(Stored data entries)
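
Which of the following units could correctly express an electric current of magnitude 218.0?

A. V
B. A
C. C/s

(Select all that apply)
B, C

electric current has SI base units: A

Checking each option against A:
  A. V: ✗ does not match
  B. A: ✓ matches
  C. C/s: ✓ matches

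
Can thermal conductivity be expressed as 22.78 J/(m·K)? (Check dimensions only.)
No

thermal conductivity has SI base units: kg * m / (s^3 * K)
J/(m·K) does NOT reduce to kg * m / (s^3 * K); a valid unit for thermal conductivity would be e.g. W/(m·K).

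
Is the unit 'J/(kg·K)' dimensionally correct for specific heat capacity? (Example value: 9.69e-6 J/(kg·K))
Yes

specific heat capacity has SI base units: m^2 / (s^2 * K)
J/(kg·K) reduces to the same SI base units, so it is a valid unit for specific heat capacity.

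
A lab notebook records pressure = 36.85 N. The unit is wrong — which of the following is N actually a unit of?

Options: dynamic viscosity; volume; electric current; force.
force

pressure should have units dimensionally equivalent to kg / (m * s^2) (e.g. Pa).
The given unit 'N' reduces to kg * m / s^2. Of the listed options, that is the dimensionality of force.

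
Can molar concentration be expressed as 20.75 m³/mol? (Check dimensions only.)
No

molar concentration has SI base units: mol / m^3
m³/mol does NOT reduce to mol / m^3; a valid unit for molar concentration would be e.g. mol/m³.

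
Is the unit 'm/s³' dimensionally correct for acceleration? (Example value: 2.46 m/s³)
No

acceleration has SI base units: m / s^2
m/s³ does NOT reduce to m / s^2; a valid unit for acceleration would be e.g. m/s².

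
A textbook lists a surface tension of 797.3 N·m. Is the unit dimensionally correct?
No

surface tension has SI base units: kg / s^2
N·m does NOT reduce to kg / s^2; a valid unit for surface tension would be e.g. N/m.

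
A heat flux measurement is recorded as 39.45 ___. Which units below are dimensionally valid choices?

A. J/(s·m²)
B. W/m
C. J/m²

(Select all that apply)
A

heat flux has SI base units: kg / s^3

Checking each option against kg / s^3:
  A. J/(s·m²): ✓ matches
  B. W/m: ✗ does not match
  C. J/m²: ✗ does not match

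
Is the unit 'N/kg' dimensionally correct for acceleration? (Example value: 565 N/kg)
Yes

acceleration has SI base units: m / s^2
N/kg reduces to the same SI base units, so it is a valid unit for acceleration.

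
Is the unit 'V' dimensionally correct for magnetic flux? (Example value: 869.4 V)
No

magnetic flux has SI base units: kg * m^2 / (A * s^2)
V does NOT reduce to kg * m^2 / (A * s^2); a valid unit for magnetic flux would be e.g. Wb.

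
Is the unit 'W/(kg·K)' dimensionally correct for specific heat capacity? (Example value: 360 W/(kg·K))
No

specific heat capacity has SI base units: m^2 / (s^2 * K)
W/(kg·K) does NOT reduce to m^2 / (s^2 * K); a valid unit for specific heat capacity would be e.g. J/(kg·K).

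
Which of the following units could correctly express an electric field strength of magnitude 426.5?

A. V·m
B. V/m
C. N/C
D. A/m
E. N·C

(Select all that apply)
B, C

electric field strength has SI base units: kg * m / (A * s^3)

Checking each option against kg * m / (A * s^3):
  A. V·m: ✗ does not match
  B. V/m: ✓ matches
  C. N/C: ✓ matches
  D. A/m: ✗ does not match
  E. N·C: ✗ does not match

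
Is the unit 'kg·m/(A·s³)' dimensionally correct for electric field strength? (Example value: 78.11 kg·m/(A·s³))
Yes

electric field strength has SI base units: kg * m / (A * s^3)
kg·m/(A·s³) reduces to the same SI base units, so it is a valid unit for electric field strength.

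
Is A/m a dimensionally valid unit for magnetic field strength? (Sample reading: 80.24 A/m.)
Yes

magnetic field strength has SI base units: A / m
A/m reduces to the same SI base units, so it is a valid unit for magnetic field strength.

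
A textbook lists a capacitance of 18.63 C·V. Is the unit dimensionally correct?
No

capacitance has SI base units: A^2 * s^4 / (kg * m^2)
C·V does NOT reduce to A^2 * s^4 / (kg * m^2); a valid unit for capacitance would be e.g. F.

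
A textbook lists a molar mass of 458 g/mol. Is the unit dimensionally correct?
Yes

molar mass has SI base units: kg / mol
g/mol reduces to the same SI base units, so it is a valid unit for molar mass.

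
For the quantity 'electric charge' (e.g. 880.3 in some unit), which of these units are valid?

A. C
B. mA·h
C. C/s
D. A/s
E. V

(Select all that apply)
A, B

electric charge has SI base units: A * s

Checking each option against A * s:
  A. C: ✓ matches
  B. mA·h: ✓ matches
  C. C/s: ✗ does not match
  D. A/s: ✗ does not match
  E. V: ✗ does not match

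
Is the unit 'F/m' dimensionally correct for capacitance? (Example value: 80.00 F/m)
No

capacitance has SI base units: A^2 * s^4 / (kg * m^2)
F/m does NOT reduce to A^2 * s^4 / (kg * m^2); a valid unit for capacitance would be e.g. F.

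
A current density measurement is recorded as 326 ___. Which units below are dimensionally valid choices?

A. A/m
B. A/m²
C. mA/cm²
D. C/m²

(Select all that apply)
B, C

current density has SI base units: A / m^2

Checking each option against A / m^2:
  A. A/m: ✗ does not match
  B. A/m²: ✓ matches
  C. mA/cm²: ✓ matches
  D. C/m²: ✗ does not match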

Assigned task ▸ Could you work out how many lines of the data above contain the word "following"? Give only the number.

Response box ▸ 3